**PROVIDED MATERIAL:**
#####
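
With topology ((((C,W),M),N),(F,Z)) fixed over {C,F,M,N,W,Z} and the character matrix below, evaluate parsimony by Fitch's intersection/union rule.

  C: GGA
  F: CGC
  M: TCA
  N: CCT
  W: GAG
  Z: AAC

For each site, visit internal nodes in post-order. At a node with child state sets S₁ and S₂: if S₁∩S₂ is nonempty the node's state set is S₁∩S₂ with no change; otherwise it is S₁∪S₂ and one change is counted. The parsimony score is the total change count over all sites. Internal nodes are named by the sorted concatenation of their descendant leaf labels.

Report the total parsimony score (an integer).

10

[col 0] CW: children C:{G}, W:{G} ∩→ {G}; cost 0
[col 0] CMW: children CW:{G}, M:{T} ∪→ {G,T}; cost 1
[col 0] CMNW: children CMW:{G,T}, N:{C} ∪→ {C,G,T}; cost 1
[col 0] FZ: children F:{C}, Z:{A} ∪→ {A,C}; cost 1
[col 0] CFMNWZ: children CMNW:{C,G,T}, FZ:{A,C} ∩→ {C}; cost 0
[col 1] CW: children C:{G}, W:{A} ∪→ {A,G}; cost 1
[col 1] CMW: children CW:{A,G}, M:{C} ∪→ {A,C,G}; cost 1
[col 1] CMNW: children CMW:{A,C,G}, N:{C} ∩→ {C}; cost 0
[col 1] FZ: children F:{G}, Z:{A} ∪→ {A,G}; cost 1
[col 1] CFMNWZ: children CMNW:{C}, FZ:{A,G} ∪→ {A,C,G}; cost 1
[col 2] CW: children C:{A}, W:{G} ∪→ {A,G}; cost 1
[col 2] CMW: children CW:{A,G}, M:{A} ∩→ {A}; cost 0
[col 2] CMNW: children CMW:{A}, N:{T} ∪→ {A,T}; cost 1
[col 2] FZ: children F:{C}, Z:{C} ∩→ {C}; cost 0
[col 2] CFMNWZ: children CMNW:{A,T}, FZ:{C} ∪→ {A,C,T}; cost 1
per-site changes: [3, 4, 3]; total = 10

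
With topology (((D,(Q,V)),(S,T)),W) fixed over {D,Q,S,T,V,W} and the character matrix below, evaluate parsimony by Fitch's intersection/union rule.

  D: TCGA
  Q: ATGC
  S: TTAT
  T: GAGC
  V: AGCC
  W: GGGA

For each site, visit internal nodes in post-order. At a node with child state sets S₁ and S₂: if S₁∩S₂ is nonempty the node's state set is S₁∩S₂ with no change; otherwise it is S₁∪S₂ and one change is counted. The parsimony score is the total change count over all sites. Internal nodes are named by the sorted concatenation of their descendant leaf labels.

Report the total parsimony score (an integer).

12

[col 0] QV: children Q:{A}, V:{A} ∩→ {A}; cost 0
[col 0] DQV: children D:{T}, QV:{A} ∪→ {A,T}; cost 1
[col 0] ST: children S:{T}, T:{G} ∪→ {G,T}; cost 1
[col 0] DQSTV: children DQV:{A,T}, ST:{G,T} ∩→ {T}; cost 0
[col 0] DQSTVW: children DQSTV:{T}, W:{G} ∪→ {G,T}; cost 1
[col 1] QV: children Q:{T}, V:{G} ∪→ {G,T}; cost 1
[col 1] DQV: children D:{C}, QV:{G,T} ∪→ {C,G,T}; cost 1
[col 1] ST: children S:{T}, T:{A} ∪→ {A,T}; cost 1
[col 1] DQSTV: children DQV:{C,G,T}, ST:{A,T} ∩→ {T}; cost 0
[col 1] DQSTVW: children DQSTV:{T}, W:{G} ∪→ {G,T}; cost 1
[col 2] QV: children Q:{G}, V:{C} ∪→ {C,G}; cost 1
[col 2] DQV: children D:{G}, QV:{C,G} ∩→ {G}; cost 0
[col 2] ST: children S:{A}, T:{G} ∪→ {A,G}; cost 1
[col 2] DQSTV: children DQV:{G}, ST:{A,G} ∩→ {G}; cost 0
[col 2] DQSTVW: children DQSTV:{G}, W:{G} ∩→ {G}; cost 0
[col 3] QV: children Q:{C}, V:{C} ∩→ {C}; cost 0
[col 3] DQV: children D:{A}, QV:{C} ∪→ {A,C}; cost 1
[col 3] ST: children S:{T}, T:{C} ∪→ {C,T}; cost 1
[col 3] DQSTV: children DQV:{A,C}, ST:{C,T} ∩→ {C}; cost 0
[col 3] DQSTVW: children DQSTV:{C}, W:{A} ∪→ {A,C}; cost 1
per-site changes: [3, 4, 2, 3]; total = 12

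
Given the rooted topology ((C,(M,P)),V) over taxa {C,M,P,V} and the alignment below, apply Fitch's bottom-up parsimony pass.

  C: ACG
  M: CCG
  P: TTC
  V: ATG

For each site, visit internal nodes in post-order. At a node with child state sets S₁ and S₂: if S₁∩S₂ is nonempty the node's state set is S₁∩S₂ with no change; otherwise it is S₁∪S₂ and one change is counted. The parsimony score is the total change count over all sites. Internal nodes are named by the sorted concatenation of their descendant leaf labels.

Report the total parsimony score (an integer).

[col 0] MP: children M:{C}, P:{T} ∪→ {C,T}; cost 1
[col 0] CMP: children C:{A}, MP:{C,T} ∪→ {A,C,T}; cost 1
[col 0] CMPV: children CMP:{A,C,T}, V:{A} ∩→ {A}; cost 0
[col 1] MP: children M:{C}, P:{T} ∪→ {C,T}; cost 1
[col 1] CMP: children C:{C}, MP:{C,T} ∩→ {C}; cost 0
[col 1] CMPV: children CMP:{C}, V:{T} ∪→ {C,T}; cost 1
[col 2] MP: children M:{G}, P:{C} ∪→ {C,G}; cost 1
[col 2] CMP: children C:{G}, MP:{C,G} ∩→ {G}; cost 0
[col 2] CMPV: children CMP:{G}, V:{G} ∩→ {G}; cost 0
per-site changes: [2, 2, 1]; total = 5

5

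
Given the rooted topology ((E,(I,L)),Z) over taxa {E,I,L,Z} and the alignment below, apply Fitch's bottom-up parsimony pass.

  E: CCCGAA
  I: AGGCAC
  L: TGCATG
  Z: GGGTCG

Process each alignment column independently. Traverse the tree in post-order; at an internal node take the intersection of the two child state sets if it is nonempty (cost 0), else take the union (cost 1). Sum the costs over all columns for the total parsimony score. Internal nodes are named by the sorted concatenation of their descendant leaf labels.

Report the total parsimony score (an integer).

13

[col 0] IL: children I:{A}, L:{T} ∪→ {A,T}; cost 1
[col 0] EIL: children E:{C}, IL:{A,T} ∪→ {A,C,T}; cost 1
[col 0] EILZ: children EIL:{A,C,T}, Z:{G} ∪→ {A,C,G,T}; cost 1
[col 1] IL: children I:{G}, L:{G} ∩→ {G}; cost 0
[col 1] EIL: children E:{C}, IL:{G} ∪→ {C,G}; cost 1
[col 1] EILZ: children EIL:{C,G}, Z:{G} ∩→ {G}; cost 0
[col 2] IL: children I:{G}, L:{C} ∪→ {C,G}; cost 1
[col 2] EIL: children E:{C}, IL:{C,G} ∩→ {C}; cost 0
[col 2] EILZ: children EIL:{C}, Z:{G} ∪→ {C,G}; cost 1
[col 3] IL: children I:{C}, L:{A} ∪→ {A,C}; cost 1
[col 3] EIL: children E:{G}, IL:{A,C} ∪→ {A,C,G}; cost 1
[col 3] EILZ: children EIL:{A,C,G}, Z:{T} ∪→ {A,C,G,T}; cost 1
[col 4] IL: children I:{A}, L:{T} ∪→ {A,T}; cost 1
[col 4] EIL: children E:{A}, IL:{A,T} ∩→ {A}; cost 0
[col 4] EILZ: children EIL:{A}, Z:{C} ∪→ {A,C}; cost 1
[col 5] IL: children I:{C}, L:{G} ∪→ {C,G}; cost 1
[col 5] EIL: children E:{A}, IL:{C,G} ∪→ {A,C,G}; cost 1
[col 5] EILZ: children EIL:{A,C,G}, Z:{G} ∩→ {G}; cost 0
per-site changes: [3, 1, 2, 3, 2, 2]; total = 13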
#####
**TASK DIRECTIONS:**
If a line in the data above holds the string "character", report that line.

**SOLUTION TO THIS TASK:**
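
With topology ((((C,W),M),N),(F,Z)) fixed over {C,F,M,N,W,Z} and the character matrix below, evaluate parsimony by Fitch's intersection/union rule.
With topology (((D,(Q,V)),(S,T)),W) fixed over {D,Q,S,T,V,W} and the character matrix below, evaluate parsimony by Fitch's intersection/union rule.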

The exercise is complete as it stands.